Work instructions: Each line below from the one containing "The state (x, ẋ, θ, θ̇)" through the one containing "t=2: (-0.260603849, -2.145637070, -0.415817597, -0.607954476)" is to be given again exactly, and no line outside that span.

##############################

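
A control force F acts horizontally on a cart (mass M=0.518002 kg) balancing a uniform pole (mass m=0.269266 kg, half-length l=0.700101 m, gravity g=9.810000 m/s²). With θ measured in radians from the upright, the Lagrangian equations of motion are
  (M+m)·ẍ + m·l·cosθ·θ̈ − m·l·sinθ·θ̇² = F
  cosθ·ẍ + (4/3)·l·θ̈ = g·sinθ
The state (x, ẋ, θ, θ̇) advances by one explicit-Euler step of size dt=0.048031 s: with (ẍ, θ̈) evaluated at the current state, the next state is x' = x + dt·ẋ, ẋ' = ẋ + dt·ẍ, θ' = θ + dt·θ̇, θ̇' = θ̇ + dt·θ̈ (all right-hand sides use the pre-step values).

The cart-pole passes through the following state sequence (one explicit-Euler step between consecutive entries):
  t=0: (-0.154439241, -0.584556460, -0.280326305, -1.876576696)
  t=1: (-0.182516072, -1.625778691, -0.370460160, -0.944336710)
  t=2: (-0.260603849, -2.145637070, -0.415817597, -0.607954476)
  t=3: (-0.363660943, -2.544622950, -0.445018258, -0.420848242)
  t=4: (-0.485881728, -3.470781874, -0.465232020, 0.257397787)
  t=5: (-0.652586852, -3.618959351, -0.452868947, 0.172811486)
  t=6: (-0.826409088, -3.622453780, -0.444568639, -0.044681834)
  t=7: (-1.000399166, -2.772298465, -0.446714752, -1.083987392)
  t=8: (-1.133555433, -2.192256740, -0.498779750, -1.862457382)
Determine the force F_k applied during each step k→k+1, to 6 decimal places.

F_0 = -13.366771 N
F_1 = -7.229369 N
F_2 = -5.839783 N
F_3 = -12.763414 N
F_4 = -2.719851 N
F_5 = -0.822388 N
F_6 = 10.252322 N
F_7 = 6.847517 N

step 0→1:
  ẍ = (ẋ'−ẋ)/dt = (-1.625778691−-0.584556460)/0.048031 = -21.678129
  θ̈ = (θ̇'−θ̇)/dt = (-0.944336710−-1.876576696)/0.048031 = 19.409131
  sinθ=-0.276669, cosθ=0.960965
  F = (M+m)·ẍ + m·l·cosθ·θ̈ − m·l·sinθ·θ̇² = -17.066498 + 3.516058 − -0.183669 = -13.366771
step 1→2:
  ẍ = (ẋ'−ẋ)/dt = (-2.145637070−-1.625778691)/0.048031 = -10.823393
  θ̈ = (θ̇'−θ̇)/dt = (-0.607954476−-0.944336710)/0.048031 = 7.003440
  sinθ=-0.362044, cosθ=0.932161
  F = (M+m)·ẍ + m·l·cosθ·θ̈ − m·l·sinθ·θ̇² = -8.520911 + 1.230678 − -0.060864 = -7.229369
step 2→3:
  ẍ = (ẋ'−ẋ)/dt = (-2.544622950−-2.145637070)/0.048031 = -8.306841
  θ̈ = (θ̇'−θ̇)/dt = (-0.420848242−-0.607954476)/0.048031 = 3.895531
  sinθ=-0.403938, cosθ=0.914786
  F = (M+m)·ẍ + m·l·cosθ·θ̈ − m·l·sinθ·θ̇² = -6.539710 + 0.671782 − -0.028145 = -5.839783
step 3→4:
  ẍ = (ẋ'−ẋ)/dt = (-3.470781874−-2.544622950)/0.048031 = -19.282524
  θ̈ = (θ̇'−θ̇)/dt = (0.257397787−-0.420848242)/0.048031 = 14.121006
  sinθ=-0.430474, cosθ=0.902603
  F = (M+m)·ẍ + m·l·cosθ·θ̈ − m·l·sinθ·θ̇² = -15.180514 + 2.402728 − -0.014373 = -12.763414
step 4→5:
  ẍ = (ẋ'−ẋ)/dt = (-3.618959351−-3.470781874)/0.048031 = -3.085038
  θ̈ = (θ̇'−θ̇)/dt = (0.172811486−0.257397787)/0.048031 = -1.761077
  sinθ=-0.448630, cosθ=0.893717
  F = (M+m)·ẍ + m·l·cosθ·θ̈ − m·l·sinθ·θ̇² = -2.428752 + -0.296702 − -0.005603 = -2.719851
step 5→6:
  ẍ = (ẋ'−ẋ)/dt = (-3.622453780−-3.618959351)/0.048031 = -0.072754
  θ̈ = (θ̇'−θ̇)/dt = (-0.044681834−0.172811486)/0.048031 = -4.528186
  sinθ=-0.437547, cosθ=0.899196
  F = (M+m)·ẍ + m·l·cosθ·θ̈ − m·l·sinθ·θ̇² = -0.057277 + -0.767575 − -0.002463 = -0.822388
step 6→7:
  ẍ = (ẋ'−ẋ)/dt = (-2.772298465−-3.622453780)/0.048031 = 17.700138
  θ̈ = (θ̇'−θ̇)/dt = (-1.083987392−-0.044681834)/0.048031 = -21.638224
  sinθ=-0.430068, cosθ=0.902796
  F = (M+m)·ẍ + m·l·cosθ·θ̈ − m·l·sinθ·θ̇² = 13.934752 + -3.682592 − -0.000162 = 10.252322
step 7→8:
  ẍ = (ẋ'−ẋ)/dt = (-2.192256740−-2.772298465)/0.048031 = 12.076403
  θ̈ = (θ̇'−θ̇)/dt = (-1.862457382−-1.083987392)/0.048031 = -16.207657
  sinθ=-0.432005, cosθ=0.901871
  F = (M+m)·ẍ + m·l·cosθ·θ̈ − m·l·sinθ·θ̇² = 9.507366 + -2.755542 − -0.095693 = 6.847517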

##############################

Result below:
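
The state (x, ẋ, θ, θ̇) advances by one explicit-Euler step of size dt=0.048031 s: with (ẍ, θ̈) evaluated at the current state, the next state is x' = x + dt·ẋ, ẋ' = ẋ + dt·ẍ, θ' = θ + dt·θ̇, θ̇' = θ̇ + dt·θ̈ (all right-hand sides use the pre-step values).

The cart-pole passes through the following state sequence (one explicit-Euler step between consecutive entries):
  t=0: (-0.154439241, -0.584556460, -0.280326305, -1.876576696)
  t=1: (-0.182516072, -1.625778691, -0.370460160, -0.944336710)
  t=2: (-0.260603849, -2.145637070, -0.415817597, -0.607954476)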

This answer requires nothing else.